Data for this exercise:
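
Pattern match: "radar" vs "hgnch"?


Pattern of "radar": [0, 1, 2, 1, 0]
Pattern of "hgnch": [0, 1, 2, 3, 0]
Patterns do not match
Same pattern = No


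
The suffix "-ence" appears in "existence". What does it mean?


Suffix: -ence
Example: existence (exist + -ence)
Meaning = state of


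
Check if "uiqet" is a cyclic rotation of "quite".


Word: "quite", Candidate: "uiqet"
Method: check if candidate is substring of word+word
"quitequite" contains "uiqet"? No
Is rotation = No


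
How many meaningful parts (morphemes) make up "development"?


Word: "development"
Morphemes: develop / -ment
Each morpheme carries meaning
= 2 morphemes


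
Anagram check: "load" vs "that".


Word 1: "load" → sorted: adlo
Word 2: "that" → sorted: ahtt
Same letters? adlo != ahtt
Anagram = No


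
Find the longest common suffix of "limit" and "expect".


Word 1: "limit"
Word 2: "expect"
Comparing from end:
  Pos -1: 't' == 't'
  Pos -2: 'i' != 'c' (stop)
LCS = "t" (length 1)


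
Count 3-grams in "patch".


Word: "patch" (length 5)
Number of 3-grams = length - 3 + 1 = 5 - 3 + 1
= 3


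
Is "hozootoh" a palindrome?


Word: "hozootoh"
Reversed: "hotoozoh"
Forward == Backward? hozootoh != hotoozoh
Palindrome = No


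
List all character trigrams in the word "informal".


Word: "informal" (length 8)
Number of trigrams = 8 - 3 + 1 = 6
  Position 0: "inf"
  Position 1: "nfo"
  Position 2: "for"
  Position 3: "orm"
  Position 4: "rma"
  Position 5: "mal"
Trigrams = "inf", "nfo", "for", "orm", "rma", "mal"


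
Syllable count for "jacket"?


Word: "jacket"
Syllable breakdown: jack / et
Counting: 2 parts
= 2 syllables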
--
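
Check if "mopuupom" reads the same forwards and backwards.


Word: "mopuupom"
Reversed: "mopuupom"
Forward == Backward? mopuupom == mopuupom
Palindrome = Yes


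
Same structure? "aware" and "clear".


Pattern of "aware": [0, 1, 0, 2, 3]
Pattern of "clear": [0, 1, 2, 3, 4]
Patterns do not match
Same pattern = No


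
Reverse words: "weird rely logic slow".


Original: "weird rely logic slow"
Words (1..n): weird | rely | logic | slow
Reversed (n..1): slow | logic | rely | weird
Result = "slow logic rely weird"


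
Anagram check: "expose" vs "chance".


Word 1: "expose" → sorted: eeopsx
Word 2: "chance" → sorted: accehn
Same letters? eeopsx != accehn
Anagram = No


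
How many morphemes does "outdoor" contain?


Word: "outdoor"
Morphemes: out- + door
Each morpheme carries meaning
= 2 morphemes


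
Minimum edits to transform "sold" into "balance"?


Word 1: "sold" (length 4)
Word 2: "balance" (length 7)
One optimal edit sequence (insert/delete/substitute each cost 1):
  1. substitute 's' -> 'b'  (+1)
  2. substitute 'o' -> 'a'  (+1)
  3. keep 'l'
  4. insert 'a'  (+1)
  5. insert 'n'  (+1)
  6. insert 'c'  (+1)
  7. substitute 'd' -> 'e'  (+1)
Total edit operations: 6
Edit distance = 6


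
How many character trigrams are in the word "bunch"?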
==
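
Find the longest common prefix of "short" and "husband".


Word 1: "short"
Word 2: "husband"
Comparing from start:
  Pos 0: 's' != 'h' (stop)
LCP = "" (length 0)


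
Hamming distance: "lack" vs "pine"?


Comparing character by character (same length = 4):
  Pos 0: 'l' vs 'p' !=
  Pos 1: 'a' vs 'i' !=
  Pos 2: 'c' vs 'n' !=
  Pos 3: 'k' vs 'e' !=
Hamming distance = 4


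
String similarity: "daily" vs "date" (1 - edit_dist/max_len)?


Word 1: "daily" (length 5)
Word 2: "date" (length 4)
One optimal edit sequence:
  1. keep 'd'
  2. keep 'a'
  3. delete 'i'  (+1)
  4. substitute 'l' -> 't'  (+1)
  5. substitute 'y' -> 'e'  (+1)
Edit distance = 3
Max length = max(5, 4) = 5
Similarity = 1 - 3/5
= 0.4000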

Problem to work on:
Beginning at the line above that contains "How many morphemes", return each line exactly through the line that contains "How many character", and no others.

Output for this exercise:
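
How many morphemes does "outdoor" contain?


Word: "outdoor"
Morphemes: out- + door
Each morpheme carries meaning
= 2 morphemes


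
Minimum edits to transform "sold" into "balance"?


Word 1: "sold" (length 4)
Word 2: "balance" (length 7)
One optimal edit sequence (insert/delete/substitute each cost 1):
  1. substitute 's' -> 'b'  (+1)
  2. substitute 'o' -> 'a'  (+1)
  3. keep 'l'
  4. insert 'a'  (+1)
  5. insert 'n'  (+1)
  6. insert 'c'  (+1)
  7. substitute 'd' -> 'e'  (+1)
Total edit operations: 6
Edit distance = 6


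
How many character trigrams are in the word "bunch"?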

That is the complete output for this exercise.